[Work to complete] Below are some records. Pull every line that contains the word "Varga".

[Records provided]
********

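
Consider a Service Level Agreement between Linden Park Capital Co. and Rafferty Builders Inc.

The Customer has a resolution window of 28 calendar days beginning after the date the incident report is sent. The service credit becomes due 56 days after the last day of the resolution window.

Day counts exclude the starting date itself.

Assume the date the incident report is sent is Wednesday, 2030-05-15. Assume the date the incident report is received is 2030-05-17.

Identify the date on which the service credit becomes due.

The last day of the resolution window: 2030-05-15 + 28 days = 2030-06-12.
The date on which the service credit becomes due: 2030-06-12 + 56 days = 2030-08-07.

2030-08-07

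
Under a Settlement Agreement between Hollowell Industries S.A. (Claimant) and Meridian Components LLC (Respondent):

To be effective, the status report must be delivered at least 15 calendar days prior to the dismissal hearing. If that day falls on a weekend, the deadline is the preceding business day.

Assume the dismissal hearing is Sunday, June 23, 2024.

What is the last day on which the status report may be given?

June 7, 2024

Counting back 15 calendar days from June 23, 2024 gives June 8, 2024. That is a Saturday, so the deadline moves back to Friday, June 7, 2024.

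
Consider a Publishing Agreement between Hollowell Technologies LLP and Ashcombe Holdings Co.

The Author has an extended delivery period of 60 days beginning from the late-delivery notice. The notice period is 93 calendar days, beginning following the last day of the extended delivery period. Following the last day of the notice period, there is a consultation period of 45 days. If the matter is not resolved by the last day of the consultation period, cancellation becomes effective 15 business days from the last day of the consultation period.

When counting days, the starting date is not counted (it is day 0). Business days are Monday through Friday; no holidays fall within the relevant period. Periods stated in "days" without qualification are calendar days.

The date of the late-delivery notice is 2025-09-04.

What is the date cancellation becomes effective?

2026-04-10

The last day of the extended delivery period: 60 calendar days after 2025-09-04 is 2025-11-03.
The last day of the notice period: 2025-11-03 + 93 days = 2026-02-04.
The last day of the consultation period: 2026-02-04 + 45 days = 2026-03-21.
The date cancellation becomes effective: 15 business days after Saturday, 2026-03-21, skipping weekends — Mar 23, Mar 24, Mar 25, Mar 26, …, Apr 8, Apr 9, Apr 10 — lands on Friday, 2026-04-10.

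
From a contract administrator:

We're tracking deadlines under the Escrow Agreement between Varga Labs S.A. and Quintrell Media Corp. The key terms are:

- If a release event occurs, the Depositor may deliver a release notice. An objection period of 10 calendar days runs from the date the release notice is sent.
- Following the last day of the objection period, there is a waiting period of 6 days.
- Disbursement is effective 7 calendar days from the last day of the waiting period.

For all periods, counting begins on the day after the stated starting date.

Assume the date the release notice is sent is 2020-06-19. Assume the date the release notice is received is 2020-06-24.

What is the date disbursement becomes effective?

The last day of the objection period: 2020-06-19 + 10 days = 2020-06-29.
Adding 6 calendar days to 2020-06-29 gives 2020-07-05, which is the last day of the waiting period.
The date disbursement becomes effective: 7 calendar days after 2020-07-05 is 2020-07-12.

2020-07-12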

********

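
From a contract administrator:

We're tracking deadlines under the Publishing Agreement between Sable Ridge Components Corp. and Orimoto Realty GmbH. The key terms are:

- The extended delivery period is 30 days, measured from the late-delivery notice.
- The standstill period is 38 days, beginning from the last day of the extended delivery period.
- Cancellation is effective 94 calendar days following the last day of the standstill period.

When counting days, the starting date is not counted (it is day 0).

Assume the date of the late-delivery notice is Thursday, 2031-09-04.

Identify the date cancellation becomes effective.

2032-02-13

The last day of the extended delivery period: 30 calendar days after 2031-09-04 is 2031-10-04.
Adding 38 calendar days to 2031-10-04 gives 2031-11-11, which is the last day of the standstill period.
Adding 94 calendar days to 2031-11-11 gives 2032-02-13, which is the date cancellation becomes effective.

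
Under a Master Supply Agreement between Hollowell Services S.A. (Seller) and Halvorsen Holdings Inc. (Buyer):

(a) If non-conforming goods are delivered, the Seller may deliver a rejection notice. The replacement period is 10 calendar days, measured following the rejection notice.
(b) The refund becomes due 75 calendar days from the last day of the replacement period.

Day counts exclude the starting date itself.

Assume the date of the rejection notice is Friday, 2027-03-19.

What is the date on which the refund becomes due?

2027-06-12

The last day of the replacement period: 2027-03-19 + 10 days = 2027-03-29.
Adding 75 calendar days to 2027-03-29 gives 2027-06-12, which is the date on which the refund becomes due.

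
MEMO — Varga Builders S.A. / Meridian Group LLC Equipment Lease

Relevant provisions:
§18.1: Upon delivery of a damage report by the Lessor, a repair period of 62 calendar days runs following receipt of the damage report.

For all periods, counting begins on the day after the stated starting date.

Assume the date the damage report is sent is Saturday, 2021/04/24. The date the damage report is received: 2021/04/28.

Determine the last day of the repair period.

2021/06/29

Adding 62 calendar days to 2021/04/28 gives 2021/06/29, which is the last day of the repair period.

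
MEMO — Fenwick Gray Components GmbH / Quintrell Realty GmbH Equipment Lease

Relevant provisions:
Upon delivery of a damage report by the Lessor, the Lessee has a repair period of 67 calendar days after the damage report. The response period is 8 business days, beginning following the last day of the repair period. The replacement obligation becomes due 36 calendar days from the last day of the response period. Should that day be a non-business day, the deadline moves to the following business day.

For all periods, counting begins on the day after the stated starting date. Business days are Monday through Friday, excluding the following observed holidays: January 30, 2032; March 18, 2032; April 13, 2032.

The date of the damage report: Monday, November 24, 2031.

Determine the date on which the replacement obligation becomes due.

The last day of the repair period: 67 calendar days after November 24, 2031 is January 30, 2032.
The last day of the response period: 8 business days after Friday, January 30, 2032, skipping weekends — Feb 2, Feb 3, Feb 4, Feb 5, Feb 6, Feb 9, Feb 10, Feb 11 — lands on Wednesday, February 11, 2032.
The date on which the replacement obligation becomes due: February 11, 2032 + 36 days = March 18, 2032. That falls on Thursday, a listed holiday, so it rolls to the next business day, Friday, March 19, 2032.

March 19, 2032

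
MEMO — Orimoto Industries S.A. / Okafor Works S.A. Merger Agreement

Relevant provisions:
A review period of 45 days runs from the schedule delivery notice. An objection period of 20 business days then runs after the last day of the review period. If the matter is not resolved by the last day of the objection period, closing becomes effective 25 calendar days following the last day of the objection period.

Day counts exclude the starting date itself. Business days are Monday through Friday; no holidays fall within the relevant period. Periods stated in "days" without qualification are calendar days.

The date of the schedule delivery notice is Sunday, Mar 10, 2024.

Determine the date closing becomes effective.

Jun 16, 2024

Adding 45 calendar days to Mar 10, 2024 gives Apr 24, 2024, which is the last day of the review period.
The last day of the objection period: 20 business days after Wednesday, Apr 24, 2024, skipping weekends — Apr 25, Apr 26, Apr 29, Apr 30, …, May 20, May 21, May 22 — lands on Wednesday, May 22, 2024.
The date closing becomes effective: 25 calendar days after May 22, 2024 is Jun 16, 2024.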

********

[Answer for this exercise]
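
We're tracking deadlines under the Escrow Agreement between Varga Labs S.A. and Quintrell Media Corp. The key terms are:
MEMO — Varga Builders S.A. / Meridian Group LLC Equipment Lease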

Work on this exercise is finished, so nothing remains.